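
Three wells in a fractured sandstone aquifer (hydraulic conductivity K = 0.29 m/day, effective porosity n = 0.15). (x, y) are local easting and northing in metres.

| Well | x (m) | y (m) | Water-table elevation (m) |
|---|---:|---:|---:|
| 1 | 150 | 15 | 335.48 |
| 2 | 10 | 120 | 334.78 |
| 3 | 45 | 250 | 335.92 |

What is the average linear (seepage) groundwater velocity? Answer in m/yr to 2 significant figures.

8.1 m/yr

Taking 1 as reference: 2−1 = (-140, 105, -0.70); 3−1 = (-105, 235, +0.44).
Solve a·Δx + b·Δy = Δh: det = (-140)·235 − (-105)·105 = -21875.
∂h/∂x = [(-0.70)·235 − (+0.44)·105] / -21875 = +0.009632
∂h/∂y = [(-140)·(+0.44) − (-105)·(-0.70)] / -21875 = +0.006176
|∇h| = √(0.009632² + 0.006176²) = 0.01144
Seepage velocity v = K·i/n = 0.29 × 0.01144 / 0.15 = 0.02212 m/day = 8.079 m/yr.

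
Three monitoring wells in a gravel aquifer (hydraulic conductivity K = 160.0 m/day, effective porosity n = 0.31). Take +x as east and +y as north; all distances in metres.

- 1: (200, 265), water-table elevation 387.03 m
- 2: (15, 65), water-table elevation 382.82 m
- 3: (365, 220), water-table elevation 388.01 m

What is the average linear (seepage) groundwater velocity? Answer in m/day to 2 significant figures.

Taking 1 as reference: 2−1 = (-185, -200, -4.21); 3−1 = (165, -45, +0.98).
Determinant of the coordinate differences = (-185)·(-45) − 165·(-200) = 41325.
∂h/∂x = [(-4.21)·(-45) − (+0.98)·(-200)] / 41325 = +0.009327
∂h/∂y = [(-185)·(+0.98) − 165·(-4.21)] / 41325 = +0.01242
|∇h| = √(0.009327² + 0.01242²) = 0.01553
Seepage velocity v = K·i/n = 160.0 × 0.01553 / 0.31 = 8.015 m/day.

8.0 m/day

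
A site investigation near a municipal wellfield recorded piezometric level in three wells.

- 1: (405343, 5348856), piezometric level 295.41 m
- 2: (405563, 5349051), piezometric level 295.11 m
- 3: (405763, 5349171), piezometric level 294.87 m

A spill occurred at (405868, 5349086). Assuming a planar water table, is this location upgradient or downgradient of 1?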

————————

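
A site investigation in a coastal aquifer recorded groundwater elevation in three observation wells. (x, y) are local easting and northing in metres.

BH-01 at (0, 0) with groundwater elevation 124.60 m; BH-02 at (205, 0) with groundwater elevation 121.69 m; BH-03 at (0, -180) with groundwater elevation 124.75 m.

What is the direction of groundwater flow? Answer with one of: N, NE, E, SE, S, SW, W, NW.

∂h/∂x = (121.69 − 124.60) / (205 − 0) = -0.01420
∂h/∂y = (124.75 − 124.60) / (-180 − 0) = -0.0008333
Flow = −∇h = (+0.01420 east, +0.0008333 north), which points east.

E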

————————

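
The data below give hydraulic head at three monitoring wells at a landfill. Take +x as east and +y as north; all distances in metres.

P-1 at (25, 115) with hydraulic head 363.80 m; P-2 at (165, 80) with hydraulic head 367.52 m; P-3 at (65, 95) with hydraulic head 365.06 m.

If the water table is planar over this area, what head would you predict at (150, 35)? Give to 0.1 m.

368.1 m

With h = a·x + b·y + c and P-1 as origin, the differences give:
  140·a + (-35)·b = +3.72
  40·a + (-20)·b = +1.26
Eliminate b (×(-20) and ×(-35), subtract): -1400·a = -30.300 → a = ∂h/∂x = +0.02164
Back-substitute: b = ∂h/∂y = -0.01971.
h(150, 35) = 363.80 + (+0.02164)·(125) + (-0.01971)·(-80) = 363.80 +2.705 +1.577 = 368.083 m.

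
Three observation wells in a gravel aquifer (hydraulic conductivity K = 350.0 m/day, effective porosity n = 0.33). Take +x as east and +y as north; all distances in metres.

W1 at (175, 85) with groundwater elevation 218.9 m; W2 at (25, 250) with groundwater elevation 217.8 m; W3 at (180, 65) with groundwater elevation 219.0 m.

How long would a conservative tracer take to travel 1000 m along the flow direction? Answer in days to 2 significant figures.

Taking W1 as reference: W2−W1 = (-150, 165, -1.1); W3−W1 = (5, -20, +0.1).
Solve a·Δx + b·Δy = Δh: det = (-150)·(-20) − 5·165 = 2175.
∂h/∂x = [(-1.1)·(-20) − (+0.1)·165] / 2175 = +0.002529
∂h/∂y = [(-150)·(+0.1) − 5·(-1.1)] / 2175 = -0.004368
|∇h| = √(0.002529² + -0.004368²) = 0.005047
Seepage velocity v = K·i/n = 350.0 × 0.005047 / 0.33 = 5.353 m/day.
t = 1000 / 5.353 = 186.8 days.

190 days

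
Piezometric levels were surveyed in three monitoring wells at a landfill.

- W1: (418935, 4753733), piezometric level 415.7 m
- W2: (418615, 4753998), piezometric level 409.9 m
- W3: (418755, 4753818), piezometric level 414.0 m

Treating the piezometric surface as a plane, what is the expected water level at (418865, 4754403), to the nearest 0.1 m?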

————————

From the data above, output exactly the lines between the one containing "Three wells in" and the one containing "A spill occurred", counting both of them.

• [Solution for this task]:
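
Three wells in a fractured sandstone aquifer (hydraulic conductivity K = 0.29 m/day, effective porosity n = 0.15). (x, y) are local easting and northing in metres.

| Well | x (m) | y (m) | Water-table elevation (m) |
|---|---:|---:|---:|
| 1 | 150 | 15 | 335.48 |
| 2 | 10 | 120 | 334.78 |
| 3 | 45 | 250 | 335.92 |

What is the average linear (seepage) groundwater velocity? Answer in m/yr to 2 significant figures.

8.1 m/yr

Taking 1 as reference: 2−1 = (-140, 105, -0.70); 3−1 = (-105, 235, +0.44).
Solve a·Δx + b·Δy = Δh: det = (-140)·235 − (-105)·105 = -21875.
∂h/∂x = [(-0.70)·235 − (+0.44)·105] / -21875 = +0.009632
∂h/∂y = [(-140)·(+0.44) − (-105)·(-0.70)] / -21875 = +0.006176
|∇h| = √(0.009632² + 0.006176²) = 0.01144
Seepage velocity v = K·i/n = 0.29 × 0.01144 / 0.15 = 0.02212 m/day = 8.079 m/yr.

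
Three monitoring wells in a gravel aquifer (hydraulic conductivity K = 160.0 m/day, effective porosity n = 0.31). Take +x as east and +y as north; all distances in metres.

- 1: (200, 265), water-table elevation 387.03 m
- 2: (15, 65), water-table elevation 382.82 m
- 3: (365, 220), water-table elevation 388.01 m

What is the average linear (seepage) groundwater velocity? Answer in m/day to 2 significant figures.

Taking 1 as reference: 2−1 = (-185, -200, -4.21); 3−1 = (165, -45, +0.98).
Determinant of the coordinate differences = (-185)·(-45) − 165·(-200) = 41325.
∂h/∂x = [(-4.21)·(-45) − (+0.98)·(-200)] / 41325 = +0.009327
∂h/∂y = [(-185)·(+0.98) − 165·(-4.21)] / 41325 = +0.01242
|∇h| = √(0.009327² + 0.01242²) = 0.01553
Seepage velocity v = K·i/n = 160.0 × 0.01553 / 0.31 = 8.015 m/day.

8.0 m/day

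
A site investigation near a municipal wellfield recorded piezometric level in three wells.

- 1: (405343, 5348856), piezometric level 295.41 m
- 2: (405563, 5349051), piezometric level 295.11 m
- 3: (405763, 5349171), piezometric level 294.87 m

A spill occurred at (405868, 5349086). Assuming a planar water table, is this location upgradient or downgradient of 1?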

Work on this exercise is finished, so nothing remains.